What the task asks >> In the lines below, count those containing the word "means" and give the number alone.

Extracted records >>
+ + +
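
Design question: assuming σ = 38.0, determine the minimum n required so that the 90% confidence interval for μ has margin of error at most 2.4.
n ≥ 679

For margin E ≤ 2.4:
n ≥ (z* · σ / E)²
n ≥ (1.645 · 38.0 / 2.4)²
n ≥ 678.39

Minimum n = 679 (rounding up)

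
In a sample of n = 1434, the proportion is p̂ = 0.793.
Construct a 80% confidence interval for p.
(0.779, 0.807)

Proportion CI:
SE = √(p̂(1-p̂)/n) = √(0.793 · 0.207 / 1434) = 0.01070

z* = 1.282
Margin = z* · SE = 1.282 · 0.01070 = 0.0137

CI: 0.793 ± 0.0137 = (0.779, 0.807)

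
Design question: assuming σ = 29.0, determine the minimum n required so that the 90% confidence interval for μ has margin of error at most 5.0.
n ≥ 92

For margin E ≤ 5.0:
n ≥ (z* · σ / E)²
n ≥ (1.645 · 29.0 / 5.0)²
n ≥ 91.03

Minimum n = 92 (rounding up)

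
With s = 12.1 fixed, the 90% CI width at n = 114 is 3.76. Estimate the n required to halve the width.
n ≈ 456

CI width ∝ 1/√n
To reduce width by factor 2, need √n to grow by 2 → need 2² = 4 times as many samples.

Current: n = 114, width = 3.76
New: n = 456, width ≈ 1.87

Width reduced by factor of 3.76/1.87 = 2.01.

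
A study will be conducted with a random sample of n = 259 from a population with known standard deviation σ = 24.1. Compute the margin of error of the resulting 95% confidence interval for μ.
Margin of error = 2.94

Margin of error = z* · σ/√n
= 1.960 · 24.1/√259
= 1.960 · 24.1/16.0935
= 2.94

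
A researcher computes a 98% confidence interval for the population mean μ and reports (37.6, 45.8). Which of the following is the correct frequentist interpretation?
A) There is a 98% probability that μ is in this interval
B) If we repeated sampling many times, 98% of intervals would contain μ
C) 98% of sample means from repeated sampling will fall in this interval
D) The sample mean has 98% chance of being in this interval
B

A) Wrong — μ is fixed; the randomness lives in the interval, not in μ.
B) Correct — this is the frequentist long-run coverage interpretation.
C) Wrong — coverage applies to intervals containing μ, not to future x̄ values.
D) Wrong — x̄ is observed and sits in the interval by construction.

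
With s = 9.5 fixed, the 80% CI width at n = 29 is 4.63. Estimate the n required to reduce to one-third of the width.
n ≈ 261

CI width ∝ 1/√n
To reduce width by factor 3, need √n to grow by 3 → need 3² = 9 times as many samples.

Current: n = 29, width = 4.63
New: n = 261, width ≈ 1.51

Width reduced by factor of 4.63/1.51 = 3.07.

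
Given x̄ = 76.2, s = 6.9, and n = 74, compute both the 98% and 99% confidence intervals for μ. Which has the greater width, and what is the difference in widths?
99% CI is wider by 0.42

df = 73
98% CI: t* = 2.379, (74.29, 78.11), width = 2 · t* · s/√n = 3.82
99% CI: t* = 2.645, (74.08, 78.32), width = 2 · t* · s/√n = 4.24

The 99% CI is wider by 4.24 - 3.82 = 0.42.
Higher confidence requires a wider interval.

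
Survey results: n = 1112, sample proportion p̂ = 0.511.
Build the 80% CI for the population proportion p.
(0.492, 0.530)

Proportion CI:
SE = √(p̂(1-p̂)/n) = √(0.511 · 0.489 / 1112) = 0.01499

z* = 1.282
Margin = z* · SE = 1.282 · 0.01499 = 0.0192

CI: 0.511 ± 0.0192 = (0.492, 0.530)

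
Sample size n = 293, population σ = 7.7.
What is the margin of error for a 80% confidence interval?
Margin of error = 0.58

Margin of error = z* · σ/√n
= 1.282 · 7.7/√293
= 1.282 · 7.7/17.1172
= 0.58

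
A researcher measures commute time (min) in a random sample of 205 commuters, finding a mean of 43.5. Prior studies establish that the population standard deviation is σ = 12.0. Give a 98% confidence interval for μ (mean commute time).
(41.55, 45.45)

z-interval (σ known):
z* = 2.326 for 98% confidence

Margin of error = z* · σ/√n = 2.326 · 12.0/√205 = 1.95

CI: (43.5 - 1.95, 43.5 + 1.95) = (41.55, 45.45)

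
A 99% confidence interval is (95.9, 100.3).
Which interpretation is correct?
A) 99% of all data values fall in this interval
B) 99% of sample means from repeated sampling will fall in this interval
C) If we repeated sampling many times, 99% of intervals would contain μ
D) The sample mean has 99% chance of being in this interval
C

A) Wrong — a CI is about the parameter μ, not individual data values.
B) Wrong — coverage applies to intervals containing μ, not to future x̄ values.
C) Correct — this is the frequentist long-run coverage interpretation.
D) Wrong — x̄ is observed and sits in the interval by construction.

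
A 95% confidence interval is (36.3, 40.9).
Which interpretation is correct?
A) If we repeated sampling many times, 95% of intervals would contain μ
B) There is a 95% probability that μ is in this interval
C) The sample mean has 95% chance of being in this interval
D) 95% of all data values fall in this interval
A

A) Correct — this is the frequentist long-run coverage interpretation.
B) Wrong — μ is fixed; the randomness lives in the interval, not in μ.
C) Wrong — x̄ is observed and sits in the interval by construction.
D) Wrong — a CI is about the parameter μ, not individual data values.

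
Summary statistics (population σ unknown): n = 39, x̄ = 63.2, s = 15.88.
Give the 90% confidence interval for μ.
(58.91, 67.49)

t-interval (σ unknown):
df = n - 1 = 38
t* = 1.686 for 90% confidence

Margin of error = t* · s/√n = 1.686 · 15.88/√39 = 4.29

CI: (58.91, 67.49)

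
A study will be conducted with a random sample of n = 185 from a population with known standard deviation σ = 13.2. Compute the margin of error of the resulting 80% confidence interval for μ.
Margin of error = 1.24

Margin of error = z* · σ/√n
= 1.282 · 13.2/√185
= 1.282 · 13.2/13.6015
= 1.24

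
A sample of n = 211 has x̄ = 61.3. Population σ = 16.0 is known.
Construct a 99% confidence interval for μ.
(58.46, 64.14)

z-interval (σ known):
z* = 2.576 for 99% confidence

Margin of error = z* · σ/√n = 2.576 · 16.0/√211 = 2.84

CI: (61.3 - 2.84, 61.3 + 2.84) = (58.46, 64.14)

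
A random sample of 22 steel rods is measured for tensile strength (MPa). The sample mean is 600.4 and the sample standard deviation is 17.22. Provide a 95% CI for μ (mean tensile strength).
(592.76, 608.04)

t-interval (σ unknown):
df = n - 1 = 21
t* = 2.080 for 95% confidence

Margin of error = t* · s/√n = 2.080 · 17.22/√22 = 7.64

CI: (592.76, 608.04)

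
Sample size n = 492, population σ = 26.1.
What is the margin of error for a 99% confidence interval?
Margin of error = 3.03

Margin of error = z* · σ/√n
= 2.576 · 26.1/√492
= 2.576 · 26.1/22.1811
= 3.03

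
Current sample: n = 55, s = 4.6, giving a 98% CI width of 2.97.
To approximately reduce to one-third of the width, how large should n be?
n ≈ 495

CI width ∝ 1/√n
To reduce width by factor 3, need √n to grow by 3 → need 3² = 9 times as many samples.

Current: n = 55, width = 2.97
New: n = 495, width ≈ 0.97

Width reduced by factor of 2.97/0.97 = 3.06.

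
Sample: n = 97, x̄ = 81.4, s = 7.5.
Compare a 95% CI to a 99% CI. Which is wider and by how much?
99% CI is wider by 0.98

df = 96
95% CI: t* = 1.985, (79.89, 82.91), width = 2 · t* · s/√n = 3.02
99% CI: t* = 2.628, (79.40, 83.40), width = 2 · t* · s/√n = 4.00

The 99% CI is wider by 4.00 - 3.02 = 0.98.
Higher confidence requires a wider interval.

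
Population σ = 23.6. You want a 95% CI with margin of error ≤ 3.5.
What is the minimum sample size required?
n ≥ 175

For margin E ≤ 3.5:
n ≥ (z* · σ / E)²
n ≥ (1.960 · 23.6 / 3.5)²
n ≥ 174.66

Minimum n = 175 (rounding up)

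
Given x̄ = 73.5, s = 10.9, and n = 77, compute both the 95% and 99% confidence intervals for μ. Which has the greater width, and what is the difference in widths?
99% CI is wider by 1.61

df = 76
95% CI: t* = 1.992, (71.03, 75.97), width = 2 · t* · s/√n = 4.95
99% CI: t* = 2.642, (70.22, 76.78), width = 2 · t* · s/√n = 6.56

The 99% CI is wider by 6.56 - 4.95 = 1.61.
Higher confidence requires a wider interval.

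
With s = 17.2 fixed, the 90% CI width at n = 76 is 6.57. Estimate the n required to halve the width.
n ≈ 304

CI width ∝ 1/√n
To reduce width by factor 2, need √n to grow by 2 → need 2² = 4 times as many samples.

Current: n = 76, width = 6.57
New: n = 304, width ≈ 3.26

Width reduced by factor of 6.57/3.26 = 2.02.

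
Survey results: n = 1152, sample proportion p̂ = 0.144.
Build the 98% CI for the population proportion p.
(0.120, 0.168)

Proportion CI:
SE = √(p̂(1-p̂)/n) = √(0.144 · 0.856 / 1152) = 0.01034

z* = 2.326
Margin = z* · SE = 2.326 · 0.01034 = 0.0241

CI: 0.144 ± 0.0241 = (0.120, 0.168)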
+ + +
Answer to this problem >> 2